=== Section Start ===

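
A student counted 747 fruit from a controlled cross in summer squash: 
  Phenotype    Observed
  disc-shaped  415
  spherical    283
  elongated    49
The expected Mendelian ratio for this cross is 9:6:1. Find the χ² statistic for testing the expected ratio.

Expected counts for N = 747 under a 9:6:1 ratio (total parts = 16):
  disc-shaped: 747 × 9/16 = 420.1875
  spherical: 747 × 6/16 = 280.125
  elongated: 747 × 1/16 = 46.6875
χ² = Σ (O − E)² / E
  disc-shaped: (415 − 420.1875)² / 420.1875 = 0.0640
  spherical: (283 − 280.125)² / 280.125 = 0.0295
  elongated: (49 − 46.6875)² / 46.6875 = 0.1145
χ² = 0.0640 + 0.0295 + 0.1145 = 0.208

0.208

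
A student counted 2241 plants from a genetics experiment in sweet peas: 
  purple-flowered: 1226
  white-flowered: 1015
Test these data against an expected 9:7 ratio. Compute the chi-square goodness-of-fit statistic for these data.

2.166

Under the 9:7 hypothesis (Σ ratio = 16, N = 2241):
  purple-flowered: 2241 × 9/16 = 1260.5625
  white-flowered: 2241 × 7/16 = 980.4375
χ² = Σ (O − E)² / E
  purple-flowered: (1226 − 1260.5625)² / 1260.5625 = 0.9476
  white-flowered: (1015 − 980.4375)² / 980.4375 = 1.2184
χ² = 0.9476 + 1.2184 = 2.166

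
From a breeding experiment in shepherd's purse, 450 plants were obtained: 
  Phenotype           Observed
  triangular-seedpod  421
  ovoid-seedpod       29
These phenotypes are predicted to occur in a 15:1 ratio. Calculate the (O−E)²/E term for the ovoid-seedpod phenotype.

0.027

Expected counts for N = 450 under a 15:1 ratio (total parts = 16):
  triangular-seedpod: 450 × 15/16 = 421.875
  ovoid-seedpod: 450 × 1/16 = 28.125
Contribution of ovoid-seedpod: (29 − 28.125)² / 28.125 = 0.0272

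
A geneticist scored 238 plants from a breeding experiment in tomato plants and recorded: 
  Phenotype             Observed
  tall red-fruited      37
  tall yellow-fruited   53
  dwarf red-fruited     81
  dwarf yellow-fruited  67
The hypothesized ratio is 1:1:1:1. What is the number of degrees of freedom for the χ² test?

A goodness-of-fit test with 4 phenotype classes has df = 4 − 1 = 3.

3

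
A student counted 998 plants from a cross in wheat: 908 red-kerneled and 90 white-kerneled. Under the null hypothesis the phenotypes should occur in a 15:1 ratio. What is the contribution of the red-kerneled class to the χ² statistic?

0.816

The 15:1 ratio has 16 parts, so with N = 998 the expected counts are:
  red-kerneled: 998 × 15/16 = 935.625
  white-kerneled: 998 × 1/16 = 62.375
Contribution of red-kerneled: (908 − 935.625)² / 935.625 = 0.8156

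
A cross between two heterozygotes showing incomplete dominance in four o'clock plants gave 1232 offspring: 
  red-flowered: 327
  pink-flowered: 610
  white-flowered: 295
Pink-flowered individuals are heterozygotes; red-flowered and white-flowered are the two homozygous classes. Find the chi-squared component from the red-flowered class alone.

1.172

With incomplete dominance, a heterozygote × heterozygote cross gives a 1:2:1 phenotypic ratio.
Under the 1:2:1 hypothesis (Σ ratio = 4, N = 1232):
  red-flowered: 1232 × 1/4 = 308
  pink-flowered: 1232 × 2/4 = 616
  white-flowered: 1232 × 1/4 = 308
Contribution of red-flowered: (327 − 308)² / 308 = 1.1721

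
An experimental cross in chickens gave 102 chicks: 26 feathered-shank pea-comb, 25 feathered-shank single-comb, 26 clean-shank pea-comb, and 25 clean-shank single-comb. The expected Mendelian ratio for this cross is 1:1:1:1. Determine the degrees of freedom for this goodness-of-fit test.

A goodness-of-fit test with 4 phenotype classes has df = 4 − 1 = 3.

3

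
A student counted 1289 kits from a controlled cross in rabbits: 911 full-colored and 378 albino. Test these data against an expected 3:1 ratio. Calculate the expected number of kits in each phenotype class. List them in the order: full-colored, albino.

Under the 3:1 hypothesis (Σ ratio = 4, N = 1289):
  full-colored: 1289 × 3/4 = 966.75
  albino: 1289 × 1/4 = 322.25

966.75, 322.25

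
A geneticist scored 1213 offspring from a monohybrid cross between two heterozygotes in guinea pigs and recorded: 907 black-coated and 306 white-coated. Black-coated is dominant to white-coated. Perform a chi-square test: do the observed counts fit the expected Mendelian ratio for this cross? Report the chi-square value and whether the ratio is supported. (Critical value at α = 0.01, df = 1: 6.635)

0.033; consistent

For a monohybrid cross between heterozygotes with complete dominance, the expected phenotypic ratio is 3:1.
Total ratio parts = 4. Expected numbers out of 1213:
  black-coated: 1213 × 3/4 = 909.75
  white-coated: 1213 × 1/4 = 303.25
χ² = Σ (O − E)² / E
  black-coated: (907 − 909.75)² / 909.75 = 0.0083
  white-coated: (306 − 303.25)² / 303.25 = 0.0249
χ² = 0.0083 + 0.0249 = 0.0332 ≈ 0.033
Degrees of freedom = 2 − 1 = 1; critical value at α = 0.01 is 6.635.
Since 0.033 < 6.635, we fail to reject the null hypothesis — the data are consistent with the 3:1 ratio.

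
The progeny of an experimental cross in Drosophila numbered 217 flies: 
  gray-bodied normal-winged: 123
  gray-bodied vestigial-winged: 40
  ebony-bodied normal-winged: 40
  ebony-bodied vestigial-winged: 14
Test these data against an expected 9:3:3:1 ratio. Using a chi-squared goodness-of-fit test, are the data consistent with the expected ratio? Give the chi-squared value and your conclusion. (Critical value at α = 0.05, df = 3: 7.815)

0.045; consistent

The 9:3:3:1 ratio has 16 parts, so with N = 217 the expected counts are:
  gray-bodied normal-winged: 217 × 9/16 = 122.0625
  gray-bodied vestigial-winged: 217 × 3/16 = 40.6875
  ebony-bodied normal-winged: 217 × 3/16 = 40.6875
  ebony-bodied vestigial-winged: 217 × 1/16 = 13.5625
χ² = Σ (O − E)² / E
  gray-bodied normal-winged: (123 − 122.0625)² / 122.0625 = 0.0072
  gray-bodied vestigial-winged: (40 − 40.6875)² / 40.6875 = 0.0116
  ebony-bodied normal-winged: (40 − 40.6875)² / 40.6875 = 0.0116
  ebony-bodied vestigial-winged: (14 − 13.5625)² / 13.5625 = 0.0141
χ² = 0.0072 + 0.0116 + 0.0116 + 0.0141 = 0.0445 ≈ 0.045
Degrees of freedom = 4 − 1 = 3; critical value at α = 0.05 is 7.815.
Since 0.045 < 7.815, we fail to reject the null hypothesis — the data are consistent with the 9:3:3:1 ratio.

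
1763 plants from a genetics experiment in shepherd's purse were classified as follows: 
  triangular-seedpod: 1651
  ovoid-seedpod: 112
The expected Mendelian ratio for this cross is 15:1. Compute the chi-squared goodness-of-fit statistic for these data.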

=== Section End ===
=== Section Start ===

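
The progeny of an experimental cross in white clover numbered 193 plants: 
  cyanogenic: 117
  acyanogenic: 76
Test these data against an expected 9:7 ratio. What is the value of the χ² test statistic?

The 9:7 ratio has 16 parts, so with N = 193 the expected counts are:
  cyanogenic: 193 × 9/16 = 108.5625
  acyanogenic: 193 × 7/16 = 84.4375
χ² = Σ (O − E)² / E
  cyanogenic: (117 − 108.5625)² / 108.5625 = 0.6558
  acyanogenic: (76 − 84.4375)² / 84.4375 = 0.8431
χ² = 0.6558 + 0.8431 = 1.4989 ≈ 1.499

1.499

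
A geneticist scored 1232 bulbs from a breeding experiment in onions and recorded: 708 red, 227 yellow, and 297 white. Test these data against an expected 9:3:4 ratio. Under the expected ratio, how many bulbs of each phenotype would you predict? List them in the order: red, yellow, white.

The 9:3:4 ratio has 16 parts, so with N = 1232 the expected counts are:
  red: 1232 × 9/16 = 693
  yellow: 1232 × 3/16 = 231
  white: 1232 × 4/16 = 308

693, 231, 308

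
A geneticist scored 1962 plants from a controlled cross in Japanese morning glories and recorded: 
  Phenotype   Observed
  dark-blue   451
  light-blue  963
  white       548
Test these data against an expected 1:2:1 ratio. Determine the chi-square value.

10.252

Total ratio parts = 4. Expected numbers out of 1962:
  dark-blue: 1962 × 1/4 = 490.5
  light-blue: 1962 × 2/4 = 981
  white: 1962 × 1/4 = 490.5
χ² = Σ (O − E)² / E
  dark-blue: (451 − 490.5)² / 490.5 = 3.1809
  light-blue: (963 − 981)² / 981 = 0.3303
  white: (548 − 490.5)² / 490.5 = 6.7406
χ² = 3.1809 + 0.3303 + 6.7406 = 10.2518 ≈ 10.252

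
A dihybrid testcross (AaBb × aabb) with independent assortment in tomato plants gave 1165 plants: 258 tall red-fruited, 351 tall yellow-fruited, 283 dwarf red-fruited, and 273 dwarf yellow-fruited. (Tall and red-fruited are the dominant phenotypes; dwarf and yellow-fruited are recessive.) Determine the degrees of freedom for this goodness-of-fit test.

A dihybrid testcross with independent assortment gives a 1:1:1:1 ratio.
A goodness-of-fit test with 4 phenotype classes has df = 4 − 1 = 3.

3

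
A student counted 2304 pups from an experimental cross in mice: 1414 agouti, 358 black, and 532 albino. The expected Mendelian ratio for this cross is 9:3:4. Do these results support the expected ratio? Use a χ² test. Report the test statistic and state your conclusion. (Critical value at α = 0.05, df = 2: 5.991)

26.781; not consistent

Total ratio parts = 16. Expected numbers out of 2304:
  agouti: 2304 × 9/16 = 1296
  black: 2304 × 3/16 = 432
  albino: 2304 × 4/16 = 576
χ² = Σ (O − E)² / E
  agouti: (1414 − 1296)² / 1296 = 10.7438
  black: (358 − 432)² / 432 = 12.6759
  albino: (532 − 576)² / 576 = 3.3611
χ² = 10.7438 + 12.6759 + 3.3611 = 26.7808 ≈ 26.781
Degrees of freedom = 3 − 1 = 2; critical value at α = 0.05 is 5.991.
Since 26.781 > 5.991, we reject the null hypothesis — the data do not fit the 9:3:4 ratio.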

=== Section End ===

▶ [Your instructions]:
Both the line containing "A student counted 747" and the line containing "white-flowered: 1015" belong in the answer. Print them and every line above that falls between them exactly, and no others.

▶ [Answer space]:
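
A student counted 747 fruit from a controlled cross in summer squash: 
  Phenotype    Observed
  disc-shaped  415
  spherical    283
  elongated    49
The expected Mendelian ratio for this cross is 9:6:1. Find the χ² statistic for testing the expected ratio.

Expected counts for N = 747 under a 9:6:1 ratio (total parts = 16):
  disc-shaped: 747 × 9/16 = 420.1875
  spherical: 747 × 6/16 = 280.125
  elongated: 747 × 1/16 = 46.6875
χ² = Σ (O − E)² / E
  disc-shaped: (415 − 420.1875)² / 420.1875 = 0.0640
  spherical: (283 − 280.125)² / 280.125 = 0.0295
  elongated: (49 − 46.6875)² / 46.6875 = 0.1145
χ² = 0.0640 + 0.0295 + 0.1145 = 0.208

0.208

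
A student counted 2241 plants from a genetics experiment in sweet peas: 
  purple-flowered: 1226
  white-flowered: 1015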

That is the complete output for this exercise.